About this exercise:
The answer is a stretch of the material below, returned exactly: the line containing "For 6 specimens, two", the line containing "Dee: 121 mmHg", and all lines between.
══ Data for the task
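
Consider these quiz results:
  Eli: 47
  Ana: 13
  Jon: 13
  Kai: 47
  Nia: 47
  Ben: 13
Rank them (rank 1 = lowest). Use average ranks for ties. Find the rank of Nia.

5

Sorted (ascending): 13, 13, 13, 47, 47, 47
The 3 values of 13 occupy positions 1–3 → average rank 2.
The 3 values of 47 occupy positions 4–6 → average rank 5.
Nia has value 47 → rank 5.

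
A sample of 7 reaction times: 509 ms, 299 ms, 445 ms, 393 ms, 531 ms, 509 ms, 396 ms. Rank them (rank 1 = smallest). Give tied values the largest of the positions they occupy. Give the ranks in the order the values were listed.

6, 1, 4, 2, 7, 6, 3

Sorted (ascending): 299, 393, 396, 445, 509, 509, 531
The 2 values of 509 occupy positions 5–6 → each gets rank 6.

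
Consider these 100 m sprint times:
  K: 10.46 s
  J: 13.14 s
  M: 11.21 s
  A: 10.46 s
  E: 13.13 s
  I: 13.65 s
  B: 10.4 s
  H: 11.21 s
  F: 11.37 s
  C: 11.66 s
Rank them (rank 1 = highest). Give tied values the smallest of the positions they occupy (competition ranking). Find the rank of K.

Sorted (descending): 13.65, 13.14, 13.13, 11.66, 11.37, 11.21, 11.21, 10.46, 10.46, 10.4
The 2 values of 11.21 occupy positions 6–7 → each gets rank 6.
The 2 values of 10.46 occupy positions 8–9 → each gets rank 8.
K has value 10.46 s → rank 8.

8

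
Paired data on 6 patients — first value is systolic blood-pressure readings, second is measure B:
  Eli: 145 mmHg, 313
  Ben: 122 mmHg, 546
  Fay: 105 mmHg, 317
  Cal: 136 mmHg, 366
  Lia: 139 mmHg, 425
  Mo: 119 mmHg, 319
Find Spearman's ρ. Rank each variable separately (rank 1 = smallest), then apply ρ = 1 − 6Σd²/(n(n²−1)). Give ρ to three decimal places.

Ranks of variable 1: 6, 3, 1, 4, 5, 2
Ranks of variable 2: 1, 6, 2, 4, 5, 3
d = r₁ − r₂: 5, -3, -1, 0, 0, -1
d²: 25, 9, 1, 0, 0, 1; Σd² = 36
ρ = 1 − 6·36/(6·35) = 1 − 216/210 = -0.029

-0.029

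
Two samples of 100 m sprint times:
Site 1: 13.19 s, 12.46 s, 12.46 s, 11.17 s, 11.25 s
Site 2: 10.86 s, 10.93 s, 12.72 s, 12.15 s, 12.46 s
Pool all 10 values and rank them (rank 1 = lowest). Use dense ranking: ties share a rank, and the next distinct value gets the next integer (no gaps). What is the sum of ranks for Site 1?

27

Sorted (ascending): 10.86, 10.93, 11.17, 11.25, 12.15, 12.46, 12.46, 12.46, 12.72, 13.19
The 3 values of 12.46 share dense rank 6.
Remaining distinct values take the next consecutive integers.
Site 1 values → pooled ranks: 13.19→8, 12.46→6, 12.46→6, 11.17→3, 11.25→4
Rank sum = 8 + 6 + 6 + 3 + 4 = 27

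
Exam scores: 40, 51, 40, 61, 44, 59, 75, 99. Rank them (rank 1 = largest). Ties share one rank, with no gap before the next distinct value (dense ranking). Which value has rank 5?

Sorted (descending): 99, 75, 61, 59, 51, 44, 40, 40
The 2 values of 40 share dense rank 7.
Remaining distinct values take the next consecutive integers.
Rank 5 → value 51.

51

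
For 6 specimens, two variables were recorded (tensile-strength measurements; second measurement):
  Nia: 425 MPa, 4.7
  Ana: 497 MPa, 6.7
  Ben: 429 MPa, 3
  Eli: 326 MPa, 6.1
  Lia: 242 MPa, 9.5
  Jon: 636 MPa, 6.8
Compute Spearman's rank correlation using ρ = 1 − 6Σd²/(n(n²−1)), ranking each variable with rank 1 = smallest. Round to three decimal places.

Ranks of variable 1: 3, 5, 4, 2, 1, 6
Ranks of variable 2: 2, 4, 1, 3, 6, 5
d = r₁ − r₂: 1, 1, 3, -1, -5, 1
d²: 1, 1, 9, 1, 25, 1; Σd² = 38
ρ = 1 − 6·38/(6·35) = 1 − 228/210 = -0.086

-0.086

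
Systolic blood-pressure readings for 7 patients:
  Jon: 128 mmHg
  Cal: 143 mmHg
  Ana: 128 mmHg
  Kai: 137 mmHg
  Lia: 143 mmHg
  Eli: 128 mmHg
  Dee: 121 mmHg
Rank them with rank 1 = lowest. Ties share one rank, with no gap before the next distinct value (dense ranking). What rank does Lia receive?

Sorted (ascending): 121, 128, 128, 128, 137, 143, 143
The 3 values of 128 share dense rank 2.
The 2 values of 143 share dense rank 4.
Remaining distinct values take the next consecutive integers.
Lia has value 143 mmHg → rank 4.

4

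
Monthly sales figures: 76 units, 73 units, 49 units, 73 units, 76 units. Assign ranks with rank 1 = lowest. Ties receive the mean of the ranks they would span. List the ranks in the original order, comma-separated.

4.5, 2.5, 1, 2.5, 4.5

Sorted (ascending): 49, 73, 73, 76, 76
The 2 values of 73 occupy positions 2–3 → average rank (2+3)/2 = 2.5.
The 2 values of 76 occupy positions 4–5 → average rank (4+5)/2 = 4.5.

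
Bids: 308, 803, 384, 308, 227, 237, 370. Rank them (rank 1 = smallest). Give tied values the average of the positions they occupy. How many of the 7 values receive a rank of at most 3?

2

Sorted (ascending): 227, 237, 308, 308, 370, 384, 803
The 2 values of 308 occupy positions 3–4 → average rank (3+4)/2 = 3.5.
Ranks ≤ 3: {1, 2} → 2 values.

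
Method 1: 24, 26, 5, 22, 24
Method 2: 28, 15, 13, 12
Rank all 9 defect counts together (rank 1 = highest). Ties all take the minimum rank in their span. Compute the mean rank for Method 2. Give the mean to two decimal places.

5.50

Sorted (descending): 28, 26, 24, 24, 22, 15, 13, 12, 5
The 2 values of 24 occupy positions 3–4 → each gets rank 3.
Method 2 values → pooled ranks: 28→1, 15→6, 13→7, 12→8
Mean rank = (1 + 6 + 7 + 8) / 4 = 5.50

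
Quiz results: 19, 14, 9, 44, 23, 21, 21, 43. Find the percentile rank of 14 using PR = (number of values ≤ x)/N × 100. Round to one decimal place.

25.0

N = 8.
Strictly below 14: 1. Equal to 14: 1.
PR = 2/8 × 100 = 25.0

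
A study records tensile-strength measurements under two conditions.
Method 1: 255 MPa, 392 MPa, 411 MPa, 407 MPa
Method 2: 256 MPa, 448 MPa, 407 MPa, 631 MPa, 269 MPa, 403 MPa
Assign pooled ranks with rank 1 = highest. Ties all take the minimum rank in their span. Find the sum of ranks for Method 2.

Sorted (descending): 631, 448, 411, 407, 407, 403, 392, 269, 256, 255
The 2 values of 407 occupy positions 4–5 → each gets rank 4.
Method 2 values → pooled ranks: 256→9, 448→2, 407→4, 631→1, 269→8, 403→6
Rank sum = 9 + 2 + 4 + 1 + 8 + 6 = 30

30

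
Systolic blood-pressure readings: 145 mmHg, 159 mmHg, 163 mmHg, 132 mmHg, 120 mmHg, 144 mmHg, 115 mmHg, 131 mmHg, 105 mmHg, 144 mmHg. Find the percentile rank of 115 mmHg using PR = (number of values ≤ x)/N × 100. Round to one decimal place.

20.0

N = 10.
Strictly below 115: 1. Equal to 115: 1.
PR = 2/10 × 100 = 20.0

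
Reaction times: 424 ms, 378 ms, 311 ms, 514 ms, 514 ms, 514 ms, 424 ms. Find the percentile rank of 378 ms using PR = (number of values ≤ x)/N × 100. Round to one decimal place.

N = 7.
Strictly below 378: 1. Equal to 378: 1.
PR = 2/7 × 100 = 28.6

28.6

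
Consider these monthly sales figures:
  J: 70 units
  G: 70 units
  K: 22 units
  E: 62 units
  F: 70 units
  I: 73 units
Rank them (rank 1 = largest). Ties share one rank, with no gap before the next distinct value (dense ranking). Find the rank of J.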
════
Task response:
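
For 6 specimens, two variables were recorded (tensile-strength measurements; second measurement):
  Nia: 425 MPa, 4.7
  Ana: 497 MPa, 6.7
  Ben: 429 MPa, 3
  Eli: 326 MPa, 6.1
  Lia: 242 MPa, 9.5
  Jon: 636 MPa, 6.8
Compute Spearman's rank correlation using ρ = 1 − 6Σd²/(n(n²−1)), ranking each variable with rank 1 = smallest. Round to three decimal places.

Ranks of variable 1: 3, 5, 4, 2, 1, 6
Ranks of variable 2: 2, 4, 1, 3, 6, 5
d = r₁ − r₂: 1, 1, 3, -1, -5, 1
d²: 1, 1, 9, 1, 25, 1; Σd² = 38
ρ = 1 − 6·38/(6·35) = 1 − 228/210 = -0.086

-0.086

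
Systolic blood-pressure readings for 7 patients:
  Jon: 128 mmHg
  Cal: 143 mmHg
  Ana: 128 mmHg
  Kai: 137 mmHg
  Lia: 143 mmHg
  Eli: 128 mmHg
  Dee: 121 mmHg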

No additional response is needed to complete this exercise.